### WHAT THE EXERCISE ASKS
Copy exactly the lines from the start of the data below through the one that carries "2680 kg/m³ |", and only those.

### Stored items
==========
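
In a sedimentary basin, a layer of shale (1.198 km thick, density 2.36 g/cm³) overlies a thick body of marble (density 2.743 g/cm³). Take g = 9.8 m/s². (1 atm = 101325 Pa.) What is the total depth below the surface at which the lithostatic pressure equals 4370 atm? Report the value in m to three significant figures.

Pressure at base of upper layers: 2360×9.8×1198 = 2.771×10^7 Pa = 273.5 atm
Remaining pressure to be supplied by marble: 4.428×10^8 − 2.771×10^7 = 4.151×10^8 Pa
Additional depth in marble = 4.151×10^8 Pa / (2743 kg/m³ × 9.8 m/s²) = 15441 m
Total depth = 1198 m + 15441 m = 16639 m

16600 m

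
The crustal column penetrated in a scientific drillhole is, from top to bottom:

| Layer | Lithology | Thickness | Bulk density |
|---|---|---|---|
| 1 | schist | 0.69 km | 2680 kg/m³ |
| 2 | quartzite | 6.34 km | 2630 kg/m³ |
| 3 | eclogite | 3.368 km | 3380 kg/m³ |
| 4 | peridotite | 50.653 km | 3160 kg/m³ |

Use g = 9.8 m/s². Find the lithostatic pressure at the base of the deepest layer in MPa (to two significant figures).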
==========
### EXERCISE SOLUTION
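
In a sedimentary basin, a layer of shale (1.198 km thick, density 2.36 g/cm³) overlies a thick body of marble (density 2.743 g/cm³). Take g = 9.8 m/s². (1 atm = 101325 Pa.) What is the total depth below the surface at which the lithostatic pressure equals 4370 atm? Report the value in m to three significant figures.

Pressure at base of upper layers: 2360×9.8×1198 = 2.771×10^7 Pa = 273.5 atm
Remaining pressure to be supplied by marble: 4.428×10^8 − 2.771×10^7 = 4.151×10^8 Pa
Additional depth in marble = 4.151×10^8 Pa / (2743 kg/m³ × 9.8 m/s²) = 15441 m
Total depth = 1198 m + 15441 m = 16639 m

16600 m

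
The crustal column penetrated in a scientific drillhole is, from top to bottom:

| Layer | Lithology | Thickness | Bulk density |
|---|---|---|---|
| 1 | schist | 0.69 km | 2680 kg/m³ |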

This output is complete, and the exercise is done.